→ Problem to work on: Would you please retype, exactly, the lines of the listing below between the line with "C ::= C and D" and the line with "And ::= Not | And '&' Not", inclusive?

☆ ☆ ☆ ☆ ☆

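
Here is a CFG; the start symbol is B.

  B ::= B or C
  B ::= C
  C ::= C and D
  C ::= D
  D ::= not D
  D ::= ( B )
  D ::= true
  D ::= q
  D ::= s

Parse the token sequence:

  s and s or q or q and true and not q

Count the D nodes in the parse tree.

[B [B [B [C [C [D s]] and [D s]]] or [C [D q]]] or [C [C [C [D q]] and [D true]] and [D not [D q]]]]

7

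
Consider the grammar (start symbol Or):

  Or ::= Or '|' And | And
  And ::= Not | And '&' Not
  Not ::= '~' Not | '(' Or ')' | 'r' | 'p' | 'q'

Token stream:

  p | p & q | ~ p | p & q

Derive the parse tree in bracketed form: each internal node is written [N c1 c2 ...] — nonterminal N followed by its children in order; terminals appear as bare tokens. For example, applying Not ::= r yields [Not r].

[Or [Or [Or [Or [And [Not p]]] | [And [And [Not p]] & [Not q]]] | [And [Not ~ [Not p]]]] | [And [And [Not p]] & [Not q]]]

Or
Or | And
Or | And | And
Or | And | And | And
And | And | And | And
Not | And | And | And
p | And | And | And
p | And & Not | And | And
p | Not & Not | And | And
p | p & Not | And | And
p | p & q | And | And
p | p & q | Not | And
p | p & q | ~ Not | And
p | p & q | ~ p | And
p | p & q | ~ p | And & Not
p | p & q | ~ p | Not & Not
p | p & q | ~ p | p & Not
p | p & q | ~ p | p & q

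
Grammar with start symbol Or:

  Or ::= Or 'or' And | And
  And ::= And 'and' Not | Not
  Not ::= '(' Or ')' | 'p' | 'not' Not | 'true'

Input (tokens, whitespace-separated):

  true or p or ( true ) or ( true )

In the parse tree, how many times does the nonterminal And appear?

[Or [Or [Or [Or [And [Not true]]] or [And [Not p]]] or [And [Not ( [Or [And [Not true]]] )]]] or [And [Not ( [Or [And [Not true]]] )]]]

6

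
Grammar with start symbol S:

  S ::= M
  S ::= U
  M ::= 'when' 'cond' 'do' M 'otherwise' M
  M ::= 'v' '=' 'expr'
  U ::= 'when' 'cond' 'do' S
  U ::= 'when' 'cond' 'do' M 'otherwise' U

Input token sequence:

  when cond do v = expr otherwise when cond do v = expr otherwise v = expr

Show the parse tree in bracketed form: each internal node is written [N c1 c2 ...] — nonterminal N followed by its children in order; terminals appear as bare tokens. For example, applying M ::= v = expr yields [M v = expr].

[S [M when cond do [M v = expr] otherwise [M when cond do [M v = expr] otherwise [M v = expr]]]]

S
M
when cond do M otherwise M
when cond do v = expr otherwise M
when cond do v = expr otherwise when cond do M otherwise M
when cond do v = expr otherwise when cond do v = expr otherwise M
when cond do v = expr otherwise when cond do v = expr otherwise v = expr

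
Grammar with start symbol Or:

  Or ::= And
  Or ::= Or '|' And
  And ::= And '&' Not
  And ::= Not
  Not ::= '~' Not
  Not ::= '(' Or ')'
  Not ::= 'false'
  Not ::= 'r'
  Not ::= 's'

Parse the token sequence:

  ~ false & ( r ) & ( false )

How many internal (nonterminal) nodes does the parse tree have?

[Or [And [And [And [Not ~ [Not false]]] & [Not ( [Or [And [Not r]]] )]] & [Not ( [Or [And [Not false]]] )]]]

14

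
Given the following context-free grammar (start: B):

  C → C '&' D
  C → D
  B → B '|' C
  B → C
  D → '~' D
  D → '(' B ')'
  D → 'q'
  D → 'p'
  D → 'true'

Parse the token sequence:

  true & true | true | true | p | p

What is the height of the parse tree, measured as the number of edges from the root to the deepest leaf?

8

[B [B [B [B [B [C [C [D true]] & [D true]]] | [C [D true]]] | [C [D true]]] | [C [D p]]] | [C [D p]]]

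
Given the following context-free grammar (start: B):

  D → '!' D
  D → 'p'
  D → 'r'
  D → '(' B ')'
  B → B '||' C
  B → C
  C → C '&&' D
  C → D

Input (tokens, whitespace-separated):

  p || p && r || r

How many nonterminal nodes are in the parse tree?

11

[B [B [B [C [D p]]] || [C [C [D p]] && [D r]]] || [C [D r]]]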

☆ ☆ ☆ ☆ ☆

→ Written reply:
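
  C ::= C and D
  C ::= D
  D ::= not D
  D ::= ( B )
  D ::= true
  D ::= q
  D ::= s

Parse the token sequence:

  s and s or q or q and true and not q

Count the D nodes in the parse tree.

[B [B [B [C [C [D s]] and [D s]]] or [C [D q]]] or [C [C [C [D q]] and [D true]] and [D not [D q]]]]

7

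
Consider the grammar (start symbol Or):

  Or ::= Or '|' And | And
  And ::= Not | And '&' Not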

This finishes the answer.